TASK DESCRIPTION -> Take down each entry exactly as written.

TASK DATA ->
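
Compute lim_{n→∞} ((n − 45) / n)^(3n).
lim = e^(−135)

Rewrite as (1 − 45/n)^(3n). By the standard limit (1 + x/n)^n → e^x, we have (1 − 45/n)^n → e^(−45), and raising to the 3rd power gives e^(−135).
More precisely, ln[(1 − 45/n)^(3n)] = 3n · ln(1 − 45/n) = 3n · (-45/n + O(1/n^2)) = -135 + O(1/n) → -135.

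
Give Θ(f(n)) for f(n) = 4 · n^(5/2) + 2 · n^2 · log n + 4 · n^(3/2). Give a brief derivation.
f(n) ∈ Θ(n^(5/2))

Compare the terms by growth order. For large n, n^a · (log n)^b dominates n^a' · (log n)^b' iff a > a', or (a = a' and b > b'). Ranking the 3 terms shows the dominant one is 4 · n^(5/2). Hence f(n) ∈ Θ(n^(5/2)).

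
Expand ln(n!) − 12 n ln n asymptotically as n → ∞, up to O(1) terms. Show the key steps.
ln(n!) − 12 n ln n = −11 n ln n − n + (1/2) ln(2π n) + O(1/n)

Stirling: ln((n)!) = n ln(n) − n + (1/2) ln(2π·n) + O(1/n).
Here n ln(n) = n ln n.
Subtract 12n ln n: leading term is (1 − 12) n ln n = −11 n ln n. The next term is −n. Then the (1/2) ln(2π·n) correction.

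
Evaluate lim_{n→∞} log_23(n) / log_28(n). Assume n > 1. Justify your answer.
lim = ln(28) / ln(23) = log_23(28)

Change of base: log_23(n) = ln n / ln 23 and log_28(n) = ln n / ln 28. The ratio is (ln n / ln 23) · (ln 28 / ln n) = ln 28 / ln 23, a constant independent of n. So the limit is ln 28 / ln 23 = log_23(28).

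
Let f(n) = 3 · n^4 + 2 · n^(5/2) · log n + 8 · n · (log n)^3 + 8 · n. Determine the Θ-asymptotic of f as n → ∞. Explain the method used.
f(n) ∈ Θ(n^4)

Compare the terms by growth order. For large n, n^a · (log n)^b dominates n^a' · (log n)^b' iff a > a', or (a = a' and b > b'). Ranking the 4 terms shows the dominant one is 3 · n^4. Hence f(n) ∈ Θ(n^4).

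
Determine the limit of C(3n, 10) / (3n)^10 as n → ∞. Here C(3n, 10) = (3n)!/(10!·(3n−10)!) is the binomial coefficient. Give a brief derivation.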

REPLY TO THE TASK ->
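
Compute lim_{n→∞} ((n − 45) / n)^(3n).
lim = e^(−135)

Rewrite as (1 − 45/n)^(3n). By the standard limit (1 + x/n)^n → e^x, we have (1 − 45/n)^n → e^(−45), and raising to the 3rd power gives e^(−135).
More precisely, ln[(1 − 45/n)^(3n)] = 3n · ln(1 − 45/n) = 3n · (-45/n + O(1/n^2)) = -135 + O(1/n) → -135.

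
Give Θ(f(n)) for f(n) = 4 · n^(5/2) + 2 · n^2 · log n + 4 · n^(3/2). Give a brief derivation.
f(n) ∈ Θ(n^(5/2))

Compare the terms by growth order. For large n, n^a · (log n)^b dominates n^a' · (log n)^b' iff a > a', or (a = a' and b > b'). Ranking the 3 terms shows the dominant one is 4 · n^(5/2). Hence f(n) ∈ Θ(n^(5/2)).

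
Expand ln(n!) − 12 n ln n asymptotically as n → ∞, up to O(1) terms. Show the key steps.
ln(n!) − 12 n ln n = −11 n ln n − n + (1/2) ln(2π n) + O(1/n)

Stirling: ln((n)!) = n ln(n) − n + (1/2) ln(2π·n) + O(1/n).
Here n ln(n) = n ln n.
Subtract 12n ln n: leading term is (1 − 12) n ln n = −11 n ln n. The next term is −n. Then the (1/2) ln(2π·n) correction.

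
Evaluate lim_{n→∞} log_23(n) / log_28(n). Assume n > 1. Justify your answer.
lim = ln(28) / ln(23) = log_23(28)

Change of base: log_23(n) = ln n / ln 23 and log_28(n) = ln n / ln 28. The ratio is (ln n / ln 23) · (ln 28 / ln n) = ln 28 / ln 23, a constant independent of n. So the limit is ln 28 / ln 23 = log_23(28).

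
Let f(n) = 3 · n^4 + 2 · n^(5/2) · log n + 8 · n · (log n)^3 + 8 · n. Determine the Θ-asymptotic of f as n → ∞. Explain the method used.
f(n) ∈ Θ(n^4)

Compare the terms by growth order. For large n, n^a · (log n)^b dominates n^a' · (log n)^b' iff a > a', or (a = a' and b > b'). Ranking the 4 terms shows the dominant one is 3 · n^4. Hence f(n) ∈ Θ(n^4).

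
Determine the limit of C(3n, 10) / (3n)^10 as n → ∞. Here C(3n, 10) = (3n)!/(10!·(3n−10)!) is the binomial coefficient. Give a brief derivation.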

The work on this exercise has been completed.